TASK TO COMPLETE
Using the data that follows, give the number of lines in which the word "happen" occurs. Write only the number.

DATA FOR REVIEW
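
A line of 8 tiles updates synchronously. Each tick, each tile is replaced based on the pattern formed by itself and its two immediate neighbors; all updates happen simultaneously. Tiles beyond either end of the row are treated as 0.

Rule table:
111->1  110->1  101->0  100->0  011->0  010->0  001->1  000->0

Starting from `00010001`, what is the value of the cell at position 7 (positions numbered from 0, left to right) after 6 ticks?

0

tick 1: 00100010
tick 2: 01000100
tick 3: 10001000
tick 4: 00010000
tick 5: 00100000
tick 6: 01000000
position 7 holds 0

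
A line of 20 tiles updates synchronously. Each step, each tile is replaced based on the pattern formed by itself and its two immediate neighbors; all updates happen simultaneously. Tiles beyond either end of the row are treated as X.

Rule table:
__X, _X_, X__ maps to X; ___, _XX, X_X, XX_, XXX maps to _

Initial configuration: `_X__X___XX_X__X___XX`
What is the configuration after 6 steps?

step 1: _XXXXX_X___XXXXX_X__
step 2: _______XX_X______XXX
step 3: X_____X___XX____X___
step 4: _X___XXX_X__X__XXX_X
step 5: _XX_X____XXXXXX_____
step 6: ____XX__X______X___X

____XX__X______X___X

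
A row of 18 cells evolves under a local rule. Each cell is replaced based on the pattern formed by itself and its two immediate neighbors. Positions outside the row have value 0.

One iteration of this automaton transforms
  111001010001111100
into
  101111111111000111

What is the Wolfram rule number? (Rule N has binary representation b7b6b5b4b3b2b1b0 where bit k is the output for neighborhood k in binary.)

position 1: 111 → 0  (bit 7 = 0)
position 2: 110 → 1  (bit 6 = 1)
position 6: 101 → 1  (bit 5 = 1)
position 3: 100 → 1  (bit 4 = 1)
position 0: 011 → 1  (bit 3 = 1)
position 5: 010 → 1  (bit 2 = 1)
position 4: 001 → 1  (bit 1 = 1)
position 9: 000 → 1  (bit 0 = 1)
bits b7..b0 = 01111111 = 127

127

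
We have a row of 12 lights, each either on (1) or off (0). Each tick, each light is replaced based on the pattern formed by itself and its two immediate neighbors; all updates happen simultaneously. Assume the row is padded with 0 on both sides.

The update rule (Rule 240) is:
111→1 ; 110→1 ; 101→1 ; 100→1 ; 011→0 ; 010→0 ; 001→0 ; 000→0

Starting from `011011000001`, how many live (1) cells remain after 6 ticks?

001101100000
000110110000
000011011000
000001101100
000000110110
000000011011
count of 1: 4

4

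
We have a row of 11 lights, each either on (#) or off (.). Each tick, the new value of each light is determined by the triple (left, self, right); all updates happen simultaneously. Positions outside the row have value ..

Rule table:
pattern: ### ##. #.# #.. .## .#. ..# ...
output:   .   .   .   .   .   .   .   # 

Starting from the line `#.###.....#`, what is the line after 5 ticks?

tick 1: ......###..
tick 2: #####.....#
tick 3: ......###..  (repeats tick 1; period 2)
tick 5: ......###..

......###..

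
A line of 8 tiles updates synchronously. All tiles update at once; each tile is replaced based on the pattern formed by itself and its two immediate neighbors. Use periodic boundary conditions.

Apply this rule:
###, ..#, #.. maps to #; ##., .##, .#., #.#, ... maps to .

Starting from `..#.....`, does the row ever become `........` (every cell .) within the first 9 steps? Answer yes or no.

yes

.#.#....
#...#...
.#.#.#.#
........
all cells are . at step 4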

ANSWER TO THIS EXERCISE
4